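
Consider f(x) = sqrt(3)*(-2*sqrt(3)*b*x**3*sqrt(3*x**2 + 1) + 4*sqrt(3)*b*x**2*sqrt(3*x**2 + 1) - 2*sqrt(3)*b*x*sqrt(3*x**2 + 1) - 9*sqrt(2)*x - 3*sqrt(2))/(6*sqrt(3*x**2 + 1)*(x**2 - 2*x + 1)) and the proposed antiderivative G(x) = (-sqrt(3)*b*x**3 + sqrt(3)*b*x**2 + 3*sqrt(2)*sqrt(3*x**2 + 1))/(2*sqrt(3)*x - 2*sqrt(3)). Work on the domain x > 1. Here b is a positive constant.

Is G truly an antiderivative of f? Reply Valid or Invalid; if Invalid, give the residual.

d/dx[G] = (-2*b*x**3*sqrt(3*x**2 + 1) + 4*b*x**2*sqrt(3*x**2 + 1) - 2*b*x*sqrt(3*x**2 + 1) - 3*sqrt(6)*x - sqrt(6))/(2*x**2*sqrt(3*x**2 + 1) - 4*x*sqrt(3*x**2 + 1) + 2*sqrt(3*x**2 + 1))
This equals f(x) exactly, so the claim holds.

Valid. The derivative of G reproduces f.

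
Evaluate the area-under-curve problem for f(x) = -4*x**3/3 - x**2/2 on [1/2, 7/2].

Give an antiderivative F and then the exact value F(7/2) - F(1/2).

Antiderivative: F(x) = -x**4/3 - x**3/6; value = -457/8

The integrand splits into summands that can be handled one at a time.
F(x) = -x**4/3 - x**3/6 is an antiderivative of f.
Check: d/dx[-x**4/3 - x**3/6] = -4*x**3/3 - x**2/2 = f(x).
F(7/2) = -343/6; F(1/2) = -1/24.
Integral = F(7/2) - F(1/2) = -457/8.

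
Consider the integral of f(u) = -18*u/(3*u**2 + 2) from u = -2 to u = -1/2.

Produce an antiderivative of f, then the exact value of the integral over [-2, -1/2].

Antiderivative: F(u) = -3*log(2*u**2 + 4/3); value = -3*log(11/6) + 3*log(28/3)

f matches the chain-rule pattern g'(h)*h' with inner function h(u) = 2*u**2 + 4/3; substituting w = h(u) collapses the integral.
F(u) = -3*log(2*u**2 + 4/3) is an antiderivative of f.
Check: d/du[-3*log(2*u**2 + 4/3)] = -18*u/(3*u**2 + 2) = f(u).
F(-1/2) = -3*log(11/6); F(-2) = -3*log(28/3).
Integral = F(-1/2) - F(-2) = -3*log(11/6) + 3*log(28/3).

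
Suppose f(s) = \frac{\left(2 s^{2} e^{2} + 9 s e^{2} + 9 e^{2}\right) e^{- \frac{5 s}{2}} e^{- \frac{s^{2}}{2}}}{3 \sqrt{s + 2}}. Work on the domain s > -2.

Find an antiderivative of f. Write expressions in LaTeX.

Recognize the product-rule pattern: f = u'v + uv' with u = - \frac{2 \sqrt{s + 2}}{3}, v = e^{- \frac{s^{2}}{2} - \frac{5 s}{2} + 2}, so integration by parts undoes it.
Check: d/ds[- \frac{2 \sqrt{s + 2} e^{- \frac{s^{2}}{2} - \frac{5 s}{2} + 2}}{3}] = \frac{\left(2 s^{2} + 9 s + 9\right) e^{2} e^{- \frac{5 s}{2}} e^{- \frac{s^{2}}{2}}}{3 \sqrt{s + 2}}, which equals f(s).

An antiderivative is F(s) = - \frac{2 \sqrt{s + 2} e^{- \frac{s^{2}}{2} - \frac{5 s}{2} + 2}}{3}.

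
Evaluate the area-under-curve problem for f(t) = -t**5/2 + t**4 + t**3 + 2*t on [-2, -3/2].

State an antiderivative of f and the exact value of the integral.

The integrand splits into summands that can be handled one at a time.
F(t) = -t**2*(5*t**4 - 12*t**3 - 15*t**2 - 60)/60 is an antiderivative of f.
Check: d/dt[-t**2*(5*t**4 - 12*t**3 - 15*t**2 - 60)/60] = -t**5/2 + t**4 + t**3 + 2*t = f(t).
F(-3/2) = 1341/1280; F(-2) = -56/15.
Integral = F(-3/2) - F(-2) = 18359/3840.

Antiderivative: F(t) = -t**2*(5*t**4 - 12*t**3 - 15*t**2 - 60)/60; value = 18359/3840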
_ _ _
Activity: Would you output every line of the listing exactly?

Completed exercise:
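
Consider f(x) = sqrt(3)*(-2*sqrt(3)*b*x**3*sqrt(3*x**2 + 1) + 4*sqrt(3)*b*x**2*sqrt(3*x**2 + 1) - 2*sqrt(3)*b*x*sqrt(3*x**2 + 1) - 9*sqrt(2)*x - 3*sqrt(2))/(6*sqrt(3*x**2 + 1)*(x**2 - 2*x + 1)) and the proposed antiderivative G(x) = (-sqrt(3)*b*x**3 + sqrt(3)*b*x**2 + 3*sqrt(2)*sqrt(3*x**2 + 1))/(2*sqrt(3)*x - 2*sqrt(3)). Work on the domain x > 1. Here b is a positive constant.

Is G truly an antiderivative of f? Reply Valid or Invalid; if Invalid, give the residual.

d/dx[G] = (-2*b*x**3*sqrt(3*x**2 + 1) + 4*b*x**2*sqrt(3*x**2 + 1) - 2*b*x*sqrt(3*x**2 + 1) - 3*sqrt(6)*x - sqrt(6))/(2*x**2*sqrt(3*x**2 + 1) - 4*x*sqrt(3*x**2 + 1) + 2*sqrt(3*x**2 + 1))
This equals f(x) exactly, so the claim holds.

Valid. The derivative of G reproduces f.

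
Evaluate the area-under-curve problem for f(x) = -4*x**3/3 - x**2/2 on [1/2, 7/2].

Give an antiderivative F and then the exact value F(7/2) - F(1/2).

Antiderivative: F(x) = -x**4/3 - x**3/6; value = -457/8

The integrand splits into summands that can be handled one at a time.
F(x) = -x**4/3 - x**3/6 is an antiderivative of f.
Check: d/dx[-x**4/3 - x**3/6] = -4*x**3/3 - x**2/2 = f(x).
F(7/2) = -343/6; F(1/2) = -1/24.
Integral = F(7/2) - F(1/2) = -457/8.

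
Consider the integral of f(u) = -18*u/(3*u**2 + 2) from u = -2 to u = -1/2.

Produce an antiderivative of f, then the exact value of the integral over [-2, -1/2].

Antiderivative: F(u) = -3*log(2*u**2 + 4/3); value = -3*log(11/6) + 3*log(28/3)

f matches the chain-rule pattern g'(h)*h' with inner function h(u) = 2*u**2 + 4/3; substituting w = h(u) collapses the integral.
F(u) = -3*log(2*u**2 + 4/3) is an antiderivative of f.
Check: d/du[-3*log(2*u**2 + 4/3)] = -18*u/(3*u**2 + 2) = f(u).
F(-1/2) = -3*log(11/6); F(-2) = -3*log(28/3).
Integral = F(-1/2) - F(-2) = -3*log(11/6) + 3*log(28/3).

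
Suppose f(s) = \frac{\left(2 s^{2} e^{2} + 9 s e^{2} + 9 e^{2}\right) e^{- \frac{5 s}{2}} e^{- \frac{s^{2}}{2}}}{3 \sqrt{s + 2}}. Work on the domain s > -2.

Find an antiderivative of f. Write expressions in LaTeX.

Recognize the product-rule pattern: f = u'v + uv' with u = - \frac{2 \sqrt{s + 2}}{3}, v = e^{- \frac{s^{2}}{2} - \frac{5 s}{2} + 2}, so integration by parts undoes it.
Check: d/ds[- \frac{2 \sqrt{s + 2} e^{- \frac{s^{2}}{2} - \frac{5 s}{2} + 2}}{3}] = \frac{\left(2 s^{2} + 9 s + 9\right) e^{2} e^{- \frac{5 s}{2}} e^{- \frac{s^{2}}{2}}}{3 \sqrt{s + 2}}, which equals f(s).

An antiderivative is F(s) = - \frac{2 \sqrt{s + 2} e^{- \frac{s^{2}}{2} - \frac{5 s}{2} + 2}}{3}.

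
Evaluate the area-under-curve problem for f(t) = -t**5/2 + t**4 + t**3 + 2*t on [-2, -3/2].

State an antiderivative of f and the exact value of the integral.

The integrand splits into summands that can be handled one at a time.
F(t) = -t**2*(5*t**4 - 12*t**3 - 15*t**2 - 60)/60 is an antiderivative of f.
Check: d/dt[-t**2*(5*t**4 - 12*t**3 - 15*t**2 - 60)/60] = -t**5/2 + t**4 + t**3 + 2*t = f(t).
F(-3/2) = 1341/1280; F(-2) = -56/15.
Integral = F(-3/2) - F(-2) = 18359/3840.

Antiderivative: F(t) = -t**2*(5*t**4 - 12*t**3 - 15*t**2 - 60)/60; value = 18359/3840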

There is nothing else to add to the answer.